**Data records:**
------------------------------------------------------------

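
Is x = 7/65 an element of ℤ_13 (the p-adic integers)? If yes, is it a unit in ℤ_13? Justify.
x ∉ ℤ_13 (v_13(x) = -1 < 0)

ℤ_13 = {x ∈ ℚ_13 : v_13(x) ≥ 0} and ℤ_13^× = {x ∈ ℤ_13 : v_13(x) = 0}. Here v_13(7/65) = v_13(num) − v_13(den) = -1; compare against these criteria.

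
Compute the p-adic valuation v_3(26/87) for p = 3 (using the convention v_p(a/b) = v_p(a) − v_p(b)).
v_3(26/87) = -1

Factor powers of 3 from the numerator and denominator of the reduced fraction: 26 = 3^0 · 26 and 87 = 3^1 · 29. Apply v_p(a/b) = v_p(a) − v_p(b): v_3(26/87) = 0 − 1 = -1.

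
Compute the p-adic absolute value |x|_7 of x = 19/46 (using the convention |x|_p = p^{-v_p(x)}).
|19/46|_7 = 1

Step 1 — compute v_7(x) by factoring powers of 7 out of the numerator and denominator: v_7(19/46) = 0. Step 2 — apply |x|_p = p^{-v_p(x)} = 7^{0} = 1.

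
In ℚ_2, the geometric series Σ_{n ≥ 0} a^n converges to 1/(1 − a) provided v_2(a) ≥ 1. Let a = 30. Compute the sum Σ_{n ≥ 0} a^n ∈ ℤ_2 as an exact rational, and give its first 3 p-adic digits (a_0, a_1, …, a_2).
Σ a^n = 1/(1 − a) = -1/29;  first 3 digits = (1, 1, 0)

v_2(a) = 1 ≥ 1, so the series converges in ℤ_2 to 1/(1 − a) = 1/(1 − 30) = -1/29. Expand this rational in ℤ_2: compute digits iteratively via d_i = x_i mod 2, x_{i+1} = (x_i − d_i)/2. The first 3 digits are (1, 1, 0).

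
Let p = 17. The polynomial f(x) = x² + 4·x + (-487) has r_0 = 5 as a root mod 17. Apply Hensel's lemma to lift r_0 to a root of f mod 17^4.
r_3 = 33189 (mod 83521)

Hensel: r_{i+1} = r_i − f(r_i)·(f′(r_i))^{-1} mod 17^{i+2}, f′(x) = 2x + 4. Iterate:
  r_0 = 5 (mod 17)
  r_1 = 243 (mod 289)
  r_2 = 3711 (mod 4913)
  r_3 = 33189 (mod 83521)
Final: r = 33189 satisfies f(r) ≡ 0 mod 17^4.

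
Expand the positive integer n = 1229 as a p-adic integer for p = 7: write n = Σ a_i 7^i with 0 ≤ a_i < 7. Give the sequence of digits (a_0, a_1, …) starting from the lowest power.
(a_0, a_1, …) = (4, 0, 4, 3)

Repeated division by 7 gives the digits low-to-high: 1229 = 4 + 4·7^2 + 3·7^3. Digit sequence: (4, 0, 4, 3).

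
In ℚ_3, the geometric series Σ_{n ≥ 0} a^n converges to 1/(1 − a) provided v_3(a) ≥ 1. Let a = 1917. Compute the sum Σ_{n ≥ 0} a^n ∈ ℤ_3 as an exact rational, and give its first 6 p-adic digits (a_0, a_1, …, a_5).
Σ a^n = 1/(1 − a) = -1/1916;  first 6 digits = (1, 0, 0, 2, 2, 1)

v_3(a) = 3 ≥ 1, so the series converges in ℤ_3 to 1/(1 − a) = 1/(1 − 1917) = -1/1916. Expand this rational in ℤ_3: compute digits iteratively via d_i = x_i mod 3, x_{i+1} = (x_i − d_i)/3. The first 6 digits are (1, 0, 0, 2, 2, 1).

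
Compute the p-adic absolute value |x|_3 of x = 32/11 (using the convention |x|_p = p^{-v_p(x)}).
|32/11|_3 = 1

Step 1 — compute v_3(x) by factoring powers of 3 out of the numerator and denominator: v_3(32/11) = 0. Step 2 — apply |x|_p = p^{-v_p(x)} = 3^{0} = 1.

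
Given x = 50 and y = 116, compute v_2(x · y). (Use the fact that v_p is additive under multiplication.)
v_2(5800) = 3

v_p(x) = 1 (factor: 50 = 2^1 · 25); v_p(y) = 2 (factor: 116 = 2^2 · 29). Additivity: v_p(xy) = v_p(x) + v_p(y) = 1 + 2 = 3. (Direct check: xy = 5800 = 2^3 · (725).)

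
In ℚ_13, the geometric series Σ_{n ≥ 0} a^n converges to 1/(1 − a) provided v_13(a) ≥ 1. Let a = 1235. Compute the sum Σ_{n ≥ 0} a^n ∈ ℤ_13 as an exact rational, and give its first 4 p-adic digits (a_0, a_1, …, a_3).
Σ a^n = 1/(1 − a) = -1/1234;  first 4 digits = (1, 4, 10, 4)

v_13(a) = 1 ≥ 1, so the series converges in ℤ_13 to 1/(1 − a) = 1/(1 − 1235) = -1/1234. Expand this rational in ℤ_13: compute digits iteratively via d_i = x_i mod 13, x_{i+1} = (x_i − d_i)/13. The first 4 digits are (1, 4, 10, 4).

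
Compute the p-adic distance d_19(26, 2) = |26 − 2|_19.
d_19(26, 2) = 1

Step 1 — x − y = 26 − 2 = 24. Step 2 — v_19(24) = 0 (factor: 24 = (19^0 · 24); the sign does not affect v_p). Step 3 — |x − y|_19 = 19^{0} = 1.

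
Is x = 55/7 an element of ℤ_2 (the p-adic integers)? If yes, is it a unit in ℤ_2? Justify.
x ∈ ℤ_2^× (unit); v_2(x) = 0

ℤ_2 = {x ∈ ℚ_2 : v_2(x) ≥ 0} and ℤ_2^× = {x ∈ ℤ_2 : v_2(x) = 0}. Here v_2(55/7) = v_2(num) − v_2(den) = 0; compare against these criteria.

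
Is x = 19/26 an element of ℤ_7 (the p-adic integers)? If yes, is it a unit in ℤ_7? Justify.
x ∈ ℤ_7^× (unit); v_7(x) = 0

ℤ_7 = {x ∈ ℚ_7 : v_7(x) ≥ 0} and ℤ_7^× = {x ∈ ℤ_7 : v_7(x) = 0}. Here v_7(19/26) = v_7(num) − v_7(den) = 0; compare against these criteria.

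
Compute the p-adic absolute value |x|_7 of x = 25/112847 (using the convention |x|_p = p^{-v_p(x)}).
|25/112847|_7 = 2401

Step 1 — compute v_7(x) by factoring powers of 7 out of the numerator and denominator: v_7(25/112847) = -4. Step 2 — apply |x|_p = p^{-v_p(x)} = 7^{4} = 2401.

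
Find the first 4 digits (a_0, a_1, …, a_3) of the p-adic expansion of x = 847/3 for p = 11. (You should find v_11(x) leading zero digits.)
(a_0, …, a_3) = (0, 0, 6, 7)

v_11(847/3) = 2, so a_0 = ... = a_1 = 0. Factor out: x = 11^2 · u with u = 7/3 a unit in ℤ_11. Expand u iteratively via a_{v+i} = u_i mod 11, u_{i+1} = (u_i − a_{v+i})/11:
  u_0 = 7/3;  a_2 = 6;  u_1 = (u_0 − 6)/11 = -1/3
  u_1 = -1/3;  a_3 = 7;  u_2 = (u_1 − 7)/11 = -2/3
Digits: (0, 0, 6, 7).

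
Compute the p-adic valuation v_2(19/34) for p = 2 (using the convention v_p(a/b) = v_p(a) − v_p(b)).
v_2(19/34) = -1

Factor powers of 2 from the numerator and denominator of the reduced fraction: 19 = 2^0 · 19 and 34 = 2^1 · 17. Apply v_p(a/b) = v_p(a) − v_p(b): v_2(19/34) = 0 − 1 = -1.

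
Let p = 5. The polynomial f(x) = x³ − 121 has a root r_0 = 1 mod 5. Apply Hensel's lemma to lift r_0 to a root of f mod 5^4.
r_3 = 316 (mod 625)

Hensel: r_{i+1} = r_i − f(r_i)/f′(r_i) mod 5^{i+2}, where f′(x) = 3x². Iterate:
  r_0 = 1 (mod 5)
  r_1 = 16 (mod 25)
  r_2 = 66 (mod 125)
  r_3 = 316 (mod 625)
Final: r = 316 with f(r) ≡ 0 mod 5^4.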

------------------------------------------------------------

**ACTIVITY:** Print only the lines running from the one with "Find the first" to the final line of the data above, each exactly as it appears.

**RESULT:**
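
Find the first 4 digits (a_0, a_1, …, a_3) of the p-adic expansion of x = 847/3 for p = 11. (You should find v_11(x) leading zero digits.)
(a_0, …, a_3) = (0, 0, 6, 7)

v_11(847/3) = 2, so a_0 = ... = a_1 = 0. Factor out: x = 11^2 · u with u = 7/3 a unit in ℤ_11. Expand u iteratively via a_{v+i} = u_i mod 11, u_{i+1} = (u_i − a_{v+i})/11:
  u_0 = 7/3;  a_2 = 6;  u_1 = (u_0 − 6)/11 = -1/3
  u_1 = -1/3;  a_3 = 7;  u_2 = (u_1 − 7)/11 = -2/3
Digits: (0, 0, 6, 7).

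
Compute the p-adic valuation v_2(19/34) for p = 2 (using the convention v_p(a/b) = v_p(a) − v_p(b)).
v_2(19/34) = -1

Factor powers of 2 from the numerator and denominator of the reduced fraction: 19 = 2^0 · 19 and 34 = 2^1 · 17. Apply v_p(a/b) = v_p(a) − v_p(b): v_2(19/34) = 0 − 1 = -1.

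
Let p = 5. The polynomial f(x) = x³ − 121 has a root r_0 = 1 mod 5. Apply Hensel's lemma to lift r_0 to a root of f mod 5^4.
r_3 = 316 (mod 625)

Hensel: r_{i+1} = r_i − f(r_i)/f′(r_i) mod 5^{i+2}, where f′(x) = 3x². Iterate:
  r_0 = 1 (mod 5)
  r_1 = 16 (mod 25)
  r_2 = 66 (mod 125)
  r_3 = 316 (mod 625)
Final: r = 316 with f(r) ≡ 0 mod 5^4.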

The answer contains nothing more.